··· Material for this exercise ···

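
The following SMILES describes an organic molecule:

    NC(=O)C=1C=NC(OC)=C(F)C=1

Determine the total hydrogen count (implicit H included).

Walk through each heavy atom and fill implicit hydrogens from standard valence (C 4, N 3, O 2, S 2, halogen 1):
  atom 1: N, bond orders sum to 1 (valence 3) → 2 H
  atom 2: C, bond orders sum to 4 (valence 4) → 0 H
  atom 3: O, bond orders sum to 2 (valence 2) → 0 H
  atom 4: C, bond orders sum to 4 (valence 4) → 0 H
  atom 5: C, bond orders sum to 3 (valence 4) → 1 H
  atom 6: N, bond orders sum to 3 (valence 3) → 0 H
  atom 7: C, bond orders sum to 4 (valence 4) → 0 H
  atom 8: O, bond orders sum to 2 (valence 2) → 0 H
  atom 9: C, bond orders sum to 1 (valence 4) → 3 H
  atom 10: C, bond orders sum to 4 (valence 4) → 0 H
  atom 11: F (halogen, monovalent) → 0 H
  atom 12: C, bond orders sum to 3 (valence 4) → 1 H
Total hydrogens: 7.

7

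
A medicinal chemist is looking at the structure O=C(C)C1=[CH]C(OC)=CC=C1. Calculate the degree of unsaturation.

Degree of unsaturation = (number of rings) + (number of π bonds).
Ring closures in the SMILES: 1.
π bonds: 4 double bonds (each 1 DoU) → 4 DoU from unsaturation.
Total DoU = 1 + 4 = 5.

5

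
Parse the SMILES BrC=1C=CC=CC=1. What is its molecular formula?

Walk through each heavy atom and fill implicit hydrogens from standard valence (C 4, N 3, O 2, S 2, halogen 1):
  atom 1: Br (halogen, monovalent) → 0 H
  atom 2: C, bond orders sum to 4 (valence 4) → 0 H
  atom 3: C, bond orders sum to 3 (valence 4) → 1 H
  atom 4: C, bond orders sum to 3 (valence 4) → 1 H
  atom 5: C, bond orders sum to 3 (valence 4) → 1 H
  atom 6: C, bond orders sum to 3 (valence 4) → 1 H
  atom 7: C, bond orders sum to 3 (valence 4) → 1 H
Totals → C:6, H:5, Br:1.

C6H5Br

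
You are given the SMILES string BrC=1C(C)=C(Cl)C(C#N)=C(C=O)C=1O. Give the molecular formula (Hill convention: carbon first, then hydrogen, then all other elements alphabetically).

C9H5BrClNO2

Walk through each heavy atom and fill implicit hydrogens from standard valence (C 4, N 3, O 2, S 2, halogen 1):
  atom 1: Br (halogen, monovalent) → 0 H
  atom 2: C, bond orders sum to 4 (valence 4) → 0 H
  atom 3: C, bond orders sum to 4 (valence 4) → 0 H
  atom 4: C, bond orders sum to 1 (valence 4) → 3 H
  atom 5: C, bond orders sum to 4 (valence 4) → 0 H
  atom 6: Cl (halogen, monovalent) → 0 H
  atom 7: C, bond orders sum to 4 (valence 4) → 0 H
  atom 8: C, bond orders sum to 4 (valence 4) → 0 H
  atom 9: N, bond orders sum to 3 (valence 3) → 0 H
  atom 10: C, bond orders sum to 4 (valence 4) → 0 H
  atom 11: C, bond orders sum to 3 (valence 4) → 1 H
  atom 12: O, bond orders sum to 2 (valence 2) → 0 H
  atom 13: C, bond orders sum to 4 (valence 4) → 0 H
  atom 14: O, bond orders sum to 1 (valence 2) → 1 H
Totals → C:9, H:5, Br:1, Cl:1, N:1, O:2.
In Hill order: C9H5BrClNO2.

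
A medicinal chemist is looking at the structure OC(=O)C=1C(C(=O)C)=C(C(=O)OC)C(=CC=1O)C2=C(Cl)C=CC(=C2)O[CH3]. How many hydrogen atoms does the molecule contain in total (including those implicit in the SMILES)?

15

Walk through each heavy atom and fill implicit hydrogens from standard valence (C 4, N 3, O 2, S 2, halogen 1):
  atom 1: O, bond orders sum to 1 (valence 2) → 1 H
  atom 2: C, bond orders sum to 4 (valence 4) → 0 H
  atom 3: O, bond orders sum to 2 (valence 2) → 0 H
  atom 4: C, bond orders sum to 4 (valence 4) → 0 H
  atom 5: C, bond orders sum to 4 (valence 4) → 0 H
  atom 6: C, bond orders sum to 4 (valence 4) → 0 H
  atom 7: O, bond orders sum to 2 (valence 2) → 0 H
  atom 8: C, bond orders sum to 1 (valence 4) → 3 H
  atom 9: C, bond orders sum to 4 (valence 4) → 0 H
  atom 10: C, bond orders sum to 4 (valence 4) → 0 H
  atom 11: O, bond orders sum to 2 (valence 2) → 0 H
  atom 12: O, bond orders sum to 2 (valence 2) → 0 H
  atom 13: C, bond orders sum to 1 (valence 4) → 3 H
  atom 14: C, bond orders sum to 4 (valence 4) → 0 H
  atom 15: C, bond orders sum to 3 (valence 4) → 1 H
  atom 16: C, bond orders sum to 4 (valence 4) → 0 H
  atom 17: O, bond orders sum to 1 (valence 2) → 1 H
  atom 18: C, bond orders sum to 4 (valence 4) → 0 H
  atom 19: C, bond orders sum to 4 (valence 4) → 0 H
  atom 20: Cl (halogen, monovalent) → 0 H
  atom 21: C, bond orders sum to 3 (valence 4) → 1 H
  atom 22: C, bond orders sum to 3 (valence 4) → 1 H
  atom 23: C, bond orders sum to 4 (valence 4) → 0 H
  atom 24: C, bond orders sum to 3 (valence 4) → 1 H
  atom 25: O, bond orders sum to 2 (valence 2) → 0 H
  atom 26: C with explicit H count 3
Total hydrogens: 15.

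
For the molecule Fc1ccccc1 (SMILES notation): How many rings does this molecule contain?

In SMILES, each pair of matching ring-closure digits denotes one ring-closing bond; the number of such bonds equals the number of independent rings.
Ring-closure bonds here: 1.

1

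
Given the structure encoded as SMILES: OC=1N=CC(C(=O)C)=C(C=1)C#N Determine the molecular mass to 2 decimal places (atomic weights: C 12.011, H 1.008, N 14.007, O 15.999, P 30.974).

First, the molecular formula is C8H6N2O2 (counting implicit H from valence).
  C: 8 × 12.011 = 96.088
  H: 6 × 1.008 = 6.048
  N: 2 × 14.007 = 28.014
  O: 2 × 15.999 = 31.998
Sum: 8×12.011 + 6×1.008 + 2×14.007 + 2×15.999 = 162.148 → 162.15 g/mol.

162.15 g/mol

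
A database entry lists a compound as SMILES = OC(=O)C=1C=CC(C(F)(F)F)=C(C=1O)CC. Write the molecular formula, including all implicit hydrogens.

C10H9F3O3

Walk through each heavy atom and fill implicit hydrogens from standard valence (C 4, N 3, O 2, S 2, halogen 1):
  atom 1: O, bond orders sum to 1 (valence 2) → 1 H
  atom 2: C, bond orders sum to 4 (valence 4) → 0 H
  atom 3: O, bond orders sum to 2 (valence 2) → 0 H
  atom 4: C, bond orders sum to 4 (valence 4) → 0 H
  atom 5: C, bond orders sum to 3 (valence 4) → 1 H
  atom 6: C, bond orders sum to 3 (valence 4) → 1 H
  atom 7: C, bond orders sum to 4 (valence 4) → 0 H
  atom 8: C, bond orders sum to 4 (valence 4) → 0 H
  atom 9: F (halogen, monovalent) → 0 H
  atom 10: F (halogen, monovalent) → 0 H
  atom 11: F (halogen, monovalent) → 0 H
  atom 12: C, bond orders sum to 4 (valence 4) → 0 H
  atom 13: C, bond orders sum to 4 (valence 4) → 0 H
  atom 14: O, bond orders sum to 1 (valence 2) → 1 H
  atom 15: C, bond orders sum to 2 (valence 4) → 2 H
  atom 16: C, bond orders sum to 1 (valence 4) → 3 H
Totals → C:10, H:9, F:3, O:3.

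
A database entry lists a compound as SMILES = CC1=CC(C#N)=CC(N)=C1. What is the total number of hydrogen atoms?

Walk through each heavy atom and fill implicit hydrogens from standard valence (C 4, N 3, O 2, S 2, halogen 1):
  atom 1: C, bond orders sum to 1 (valence 4) → 3 H
  atom 2: C, bond orders sum to 4 (valence 4) → 0 H
  atom 3: C, bond orders sum to 3 (valence 4) → 1 H
  atom 4: C, bond orders sum to 4 (valence 4) → 0 H
  atom 5: C, bond orders sum to 4 (valence 4) → 0 H
  atom 6: N, bond orders sum to 3 (valence 3) → 0 H
  atom 7: C, bond orders sum to 3 (valence 4) → 1 H
  atom 8: C, bond orders sum to 4 (valence 4) → 0 H
  atom 9: N, bond orders sum to 1 (valence 3) → 2 H
  atom 10: C, bond orders sum to 3 (valence 4) → 1 H
Total hydrogens: 8.

8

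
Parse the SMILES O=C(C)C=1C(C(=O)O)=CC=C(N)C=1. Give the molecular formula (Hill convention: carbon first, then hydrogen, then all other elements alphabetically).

Walk through each heavy atom and fill implicit hydrogens from standard valence (C 4, N 3, O 2, S 2, halogen 1):
  atom 1: O, bond orders sum to 2 (valence 2) → 0 H
  atom 2: C, bond orders sum to 4 (valence 4) → 0 H
  atom 3: C, bond orders sum to 1 (valence 4) → 3 H
  atom 4: C, bond orders sum to 4 (valence 4) → 0 H
  atom 5: C, bond orders sum to 4 (valence 4) → 0 H
  atom 6: C, bond orders sum to 4 (valence 4) → 0 H
  atom 7: O, bond orders sum to 2 (valence 2) → 0 H
  atom 8: O, bond orders sum to 1 (valence 2) → 1 H
  atom 9: C, bond orders sum to 3 (valence 4) → 1 H
  atom 10: C, bond orders sum to 3 (valence 4) → 1 H
  atom 11: C, bond orders sum to 4 (valence 4) → 0 H
  atom 12: N, bond orders sum to 1 (valence 3) → 2 H
  atom 13: C, bond orders sum to 3 (valence 4) → 1 H
Totals → C:9, H:9, N:1, O:3.
In Hill order: C9H9NO3.

C9H9NO3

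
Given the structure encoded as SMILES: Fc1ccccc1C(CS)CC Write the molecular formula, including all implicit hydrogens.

Walk through each heavy atom and fill implicit hydrogens from standard valence (C 4, N 3, O 2, S 2, halogen 1); for lowercase aromatic atoms, an aromatic c carries 1 H when it has two neighbours and 0 H with three, and aromatic n carries 0 H:
  atom 1: F (halogen, monovalent) → 0 H
  atom 2: aromatic c, 3 neighbours → 0 H
  atom 3: aromatic c, 2 neighbours → 1 H
  atom 4: aromatic c, 2 neighbours → 1 H
  atom 5: aromatic c, 2 neighbours → 1 H
  atom 6: aromatic c, 2 neighbours → 1 H
  atom 7: aromatic c, 3 neighbours → 0 H
  atom 8: C, bond orders sum to 3 (valence 4) → 1 H
  atom 9: C, bond orders sum to 2 (valence 4) → 2 H
  atom 10: S, bond orders sum to 1 (valence 2) → 1 H
  atom 11: C, bond orders sum to 2 (valence 4) → 2 H
  atom 12: C, bond orders sum to 1 (valence 4) → 3 H
Totals → C:10, H:13, F:1, S:1.
In Hill order: C10H13FS.

C10H13FS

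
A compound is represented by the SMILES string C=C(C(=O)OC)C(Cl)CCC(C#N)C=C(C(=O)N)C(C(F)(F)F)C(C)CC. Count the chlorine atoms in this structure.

Scan the SMILES for Cl atoms (remember two-letter symbols like Cl and Br are single atoms).
Chlorine count: 1.

1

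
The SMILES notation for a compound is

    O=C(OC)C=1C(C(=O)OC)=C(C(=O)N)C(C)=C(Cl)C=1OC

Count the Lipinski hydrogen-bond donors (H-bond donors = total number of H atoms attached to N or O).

Donors: find every N or O and count the H atoms it carries.
  atom 1 (O): bond orders sum to 2 → 0 H
  atom 3 (O): bond orders sum to 2 → 0 H
  atom 8 (O): bond orders sum to 2 → 0 H
  atom 9 (O): bond orders sum to 2 → 0 H
  atom 13 (O): bond orders sum to 2 → 0 H
  atom 14 (N): bond orders sum to 1 → 2 H
  atom 20 (O): bond orders sum to 2 → 0 H
Lipinski HBD = 2.

2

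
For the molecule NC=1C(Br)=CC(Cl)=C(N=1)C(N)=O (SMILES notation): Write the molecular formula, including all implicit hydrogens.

C6H5BrClN3O

Walk through each heavy atom and fill implicit hydrogens from standard valence (C 4, N 3, O 2, S 2, halogen 1):
  atom 1: N, bond orders sum to 1 (valence 3) → 2 H
  atom 2: C, bond orders sum to 4 (valence 4) → 0 H
  atom 3: C, bond orders sum to 4 (valence 4) → 0 H
  atom 4: Br (halogen, monovalent) → 0 H
  atom 5: C, bond orders sum to 3 (valence 4) → 1 H
  atom 6: C, bond orders sum to 4 (valence 4) → 0 H
  atom 7: Cl (halogen, monovalent) → 0 H
  atom 8: C, bond orders sum to 4 (valence 4) → 0 H
  atom 9: N, bond orders sum to 3 (valence 3) → 0 H
  atom 10: C, bond orders sum to 4 (valence 4) → 0 H
  atom 11: N, bond orders sum to 1 (valence 3) → 2 H
  atom 12: O, bond orders sum to 2 (valence 2) → 0 H
Totals → C:6, H:5, Br:1, Cl:1, N:3, O:1.
In Hill order: C6H5BrClN3O.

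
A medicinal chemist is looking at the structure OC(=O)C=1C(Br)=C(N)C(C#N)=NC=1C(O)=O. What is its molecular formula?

Walk through each heavy atom and fill implicit hydrogens from standard valence (C 4, N 3, O 2, S 2, halogen 1):
  atom 1: O, bond orders sum to 1 (valence 2) → 1 H
  atom 2: C, bond orders sum to 4 (valence 4) → 0 H
  atom 3: O, bond orders sum to 2 (valence 2) → 0 H
  atom 4: C, bond orders sum to 4 (valence 4) → 0 H
  atom 5: C, bond orders sum to 4 (valence 4) → 0 H
  atom 6: Br (halogen, monovalent) → 0 H
  atom 7: C, bond orders sum to 4 (valence 4) → 0 H
  atom 8: N, bond orders sum to 1 (valence 3) → 2 H
  atom 9: C, bond orders sum to 4 (valence 4) → 0 H
  atom 10: C, bond orders sum to 4 (valence 4) → 0 H
  atom 11: N, bond orders sum to 3 (valence 3) → 0 H
  atom 12: N, bond orders sum to 3 (valence 3) → 0 H
  atom 13: C, bond orders sum to 4 (valence 4) → 0 H
  atom 14: C, bond orders sum to 4 (valence 4) → 0 H
  atom 15: O, bond orders sum to 1 (valence 2) → 1 H
  atom 16: O, bond orders sum to 2 (valence 2) → 0 H
Totals → C:8, H:4, Br:1, N:3, O:4.

C8H4BrN3O4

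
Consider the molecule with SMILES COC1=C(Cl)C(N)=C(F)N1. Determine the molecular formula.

Walk through each heavy atom and fill implicit hydrogens from standard valence (C 4, N 3, O 2, S 2, halogen 1):
  atom 1: C, bond orders sum to 1 (valence 4) → 3 H
  atom 2: O, bond orders sum to 2 (valence 2) → 0 H
  atom 3: C, bond orders sum to 4 (valence 4) → 0 H
  atom 4: C, bond orders sum to 4 (valence 4) → 0 H
  atom 5: Cl (halogen, monovalent) → 0 H
  atom 6: C, bond orders sum to 4 (valence 4) → 0 H
  atom 7: N, bond orders sum to 1 (valence 3) → 2 H
  atom 8: C, bond orders sum to 4 (valence 4) → 0 H
  atom 9: F (halogen, monovalent) → 0 H
  atom 10: N, bond orders sum to 2 (valence 3) → 1 H
Totals → C:5, H:6, Cl:1, F:1, N:2, O:1.
In Hill order: C5H6ClFN2O.

C5H6ClFN2O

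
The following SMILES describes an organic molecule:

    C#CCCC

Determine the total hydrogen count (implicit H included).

8

Walk through each heavy atom and fill implicit hydrogens from standard valence (C 4, N 3, O 2, S 2, halogen 1):
  atom 1: C, bond orders sum to 3 (valence 4) → 1 H
  atom 2: C, bond orders sum to 4 (valence 4) → 0 H
  atom 3: C, bond orders sum to 2 (valence 4) → 2 H
  atom 4: C, bond orders sum to 2 (valence 4) → 2 H
  atom 5: C, bond orders sum to 1 (valence 4) → 3 H
Total hydrogens: 8.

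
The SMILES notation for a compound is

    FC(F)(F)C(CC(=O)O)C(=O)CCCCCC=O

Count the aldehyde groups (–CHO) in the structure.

The aldehyde motif appears at heavy-atom position 17 in the SMILES.
Other groups present: 1 carboxylic acid, 1 ketone.
Aldehyde count: 1.

1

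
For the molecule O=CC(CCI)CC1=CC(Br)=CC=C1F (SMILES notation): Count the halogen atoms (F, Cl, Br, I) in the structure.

3

Halogen atoms appear at heavy-atom positions 6, 11, 15 (1×Br, 1×F, 1×I).
Other groups present: 1 aldehyde.
Halogen count: 3.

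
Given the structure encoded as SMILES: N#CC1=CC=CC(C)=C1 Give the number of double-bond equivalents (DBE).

Degree of unsaturation = (number of rings) + (number of π bonds).
Ring closures in the SMILES: 1.
π bonds: 3 double bonds (each 1 DoU), 1 triple bond (each 2 DoU) → 5 DoU from unsaturation.
Total DoU = 1 + 5 = 6.

6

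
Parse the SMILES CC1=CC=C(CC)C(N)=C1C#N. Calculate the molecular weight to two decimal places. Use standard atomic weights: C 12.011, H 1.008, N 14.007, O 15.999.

160.22 g/mol

First, the molecular formula is C10H12N2 (counting implicit H from valence).
  C: 10 × 12.011 = 120.110
  H: 12 × 1.008 = 12.096
  N: 2 × 14.007 = 28.014
Sum: 10×12.011 + 12×1.008 + 2×14.007 = 160.220 → 160.22 g/mol.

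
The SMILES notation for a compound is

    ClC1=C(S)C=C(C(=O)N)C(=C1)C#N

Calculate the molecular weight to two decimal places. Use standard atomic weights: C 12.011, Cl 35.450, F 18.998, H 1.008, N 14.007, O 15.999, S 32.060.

212.65 g/mol

First, the molecular formula is C8H5ClN2OS (counting implicit H from valence).
  C: 8 × 12.011 = 96.088
  Cl: 1 × 35.450 = 35.450
  H: 5 × 1.008 = 5.040
  N: 2 × 14.007 = 28.014
  O: 1 × 15.999 = 15.999
  S: 1 × 32.060 = 32.060
Sum: 8×12.011 + 1×35.450 + 5×1.008 + 2×14.007 + 1×15.999 + 1×32.060 = 212.651 → 212.65 g/mol.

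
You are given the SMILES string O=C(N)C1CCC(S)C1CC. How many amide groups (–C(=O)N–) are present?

1

The amide motif appears at heavy-atom position 2 in the SMILES.
Other groups present: 1 thiol.
Amide count: 1.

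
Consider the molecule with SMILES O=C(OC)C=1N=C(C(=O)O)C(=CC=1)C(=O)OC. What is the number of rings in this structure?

1

In SMILES, each pair of matching ring-closure digits denotes one ring-closing bond; the number of such bonds equals the number of independent rings.
Ring-closure bonds here: 1.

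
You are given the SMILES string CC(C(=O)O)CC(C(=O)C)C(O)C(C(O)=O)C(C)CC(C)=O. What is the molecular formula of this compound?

C15H24O7

Walk through each heavy atom and fill implicit hydrogens from standard valence (C 4, N 3, O 2, S 2, halogen 1):
  atom 1: C, bond orders sum to 1 (valence 4) → 3 H
  atom 2: C, bond orders sum to 3 (valence 4) → 1 H
  atom 3: C, bond orders sum to 4 (valence 4) → 0 H
  atom 4: O, bond orders sum to 2 (valence 2) → 0 H
  atom 5: O, bond orders sum to 1 (valence 2) → 1 H
  atom 6: C, bond orders sum to 2 (valence 4) → 2 H
  atom 7: C, bond orders sum to 3 (valence 4) → 1 H
  atom 8: C, bond orders sum to 4 (valence 4) → 0 H
  atom 9: O, bond orders sum to 2 (valence 2) → 0 H
  atom 10: C, bond orders sum to 1 (valence 4) → 3 H
  atom 11: C, bond orders sum to 3 (valence 4) → 1 H
  atom 12: O, bond orders sum to 1 (valence 2) → 1 H
  atom 13: C, bond orders sum to 3 (valence 4) → 1 H
  atom 14: C, bond orders sum to 4 (valence 4) → 0 H
  atom 15: O, bond orders sum to 1 (valence 2) → 1 H
  atom 16: O, bond orders sum to 2 (valence 2) → 0 H
  atom 17: C, bond orders sum to 3 (valence 4) → 1 H
  atom 18: C, bond orders sum to 1 (valence 4) → 3 H
  atom 19: C, bond orders sum to 2 (valence 4) → 2 H
  atom 20: C, bond orders sum to 4 (valence 4) → 0 H
  atom 21: C, bond orders sum to 1 (valence 4) → 3 H
  atom 22: O, bond orders sum to 2 (valence 2) → 0 H
Totals → C:15, H:24, O:7.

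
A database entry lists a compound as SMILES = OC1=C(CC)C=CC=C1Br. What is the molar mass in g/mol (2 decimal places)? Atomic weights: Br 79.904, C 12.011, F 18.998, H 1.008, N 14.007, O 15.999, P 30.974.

201.06 g/mol

First, the molecular formula is C8H9BrO (counting implicit H from valence).
  Br: 1 × 79.904 = 79.904
  C: 8 × 12.011 = 96.088
  H: 9 × 1.008 = 9.072
  O: 1 × 15.999 = 15.999
Sum: 1×79.904 + 8×12.011 + 9×1.008 + 1×15.999 = 201.063 → 201.06 g/mol.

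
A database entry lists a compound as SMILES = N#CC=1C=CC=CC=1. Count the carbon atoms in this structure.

7

Count every carbon token in the SMILES (each C, including those in ring-closure positions and inside branches).
Carbon count: 7.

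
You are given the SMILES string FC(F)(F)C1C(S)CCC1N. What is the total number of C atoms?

6

Count every carbon token in the SMILES (each C, including those in ring-closure positions and inside branches).
Carbon count: 6.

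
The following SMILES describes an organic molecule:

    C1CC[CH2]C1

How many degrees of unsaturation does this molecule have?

Degree of unsaturation = (number of rings) + (number of π bonds).
Ring closures in the SMILES: 1.
π bonds: none → 0 DoU from unsaturation.
Total DoU = 1 + 0 = 1.

1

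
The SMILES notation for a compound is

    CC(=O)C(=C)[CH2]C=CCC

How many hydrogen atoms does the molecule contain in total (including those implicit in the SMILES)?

14

Walk through each heavy atom and fill implicit hydrogens from standard valence (C 4, N 3, O 2, S 2, halogen 1):
  atom 1: C, bond orders sum to 1 (valence 4) → 3 H
  atom 2: C, bond orders sum to 4 (valence 4) → 0 H
  atom 3: O, bond orders sum to 2 (valence 2) → 0 H
  atom 4: C, bond orders sum to 4 (valence 4) → 0 H
  atom 5: C, bond orders sum to 2 (valence 4) → 2 H
  atom 6: C with explicit H count 2
  atom 7: C, bond orders sum to 3 (valence 4) → 1 H
  atom 8: C, bond orders sum to 3 (valence 4) → 1 H
  atom 9: C, bond orders sum to 2 (valence 4) → 2 H
  atom 10: C, bond orders sum to 1 (valence 4) → 3 H
Total hydrogens: 14.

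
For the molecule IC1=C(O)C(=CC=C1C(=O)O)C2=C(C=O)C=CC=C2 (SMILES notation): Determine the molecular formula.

C14H9IO4

Walk through each heavy atom and fill implicit hydrogens from standard valence (C 4, N 3, O 2, S 2, halogen 1):
  atom 1: I (halogen, monovalent) → 0 H
  atom 2: C, bond orders sum to 4 (valence 4) → 0 H
  atom 3: C, bond orders sum to 4 (valence 4) → 0 H
  atom 4: O, bond orders sum to 1 (valence 2) → 1 H
  atom 5: C, bond orders sum to 4 (valence 4) → 0 H
  atom 6: C, bond orders sum to 3 (valence 4) → 1 H
  atom 7: C, bond orders sum to 3 (valence 4) → 1 H
  atom 8: C, bond orders sum to 4 (valence 4) → 0 H
  atom 9: C, bond orders sum to 4 (valence 4) → 0 H
  atom 10: O, bond orders sum to 2 (valence 2) → 0 H
  atom 11: O, bond orders sum to 1 (valence 2) → 1 H
  atom 12: C, bond orders sum to 4 (valence 4) → 0 H
  atom 13: C, bond orders sum to 4 (valence 4) → 0 H
  atom 14: C, bond orders sum to 3 (valence 4) → 1 H
  atom 15: O, bond orders sum to 2 (valence 2) → 0 H
  atom 16: C, bond orders sum to 3 (valence 4) → 1 H
  atom 17: C, bond orders sum to 3 (valence 4) → 1 H
  atom 18: C, bond orders sum to 3 (valence 4) → 1 H
  atom 19: C, bond orders sum to 3 (valence 4) → 1 H
Totals → C:14, H:9, I:1, O:4.
In Hill order: C14H9IO4.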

···

### Required action
Repeat exactly the lines of the data from the first one through the line with "NC(=O)C=1C=NC(OC)=C(F)C=1", both of them included.

### Answer space
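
The following SMILES describes an organic molecule:

    NC(=O)C=1C=NC(OC)=C(F)C=1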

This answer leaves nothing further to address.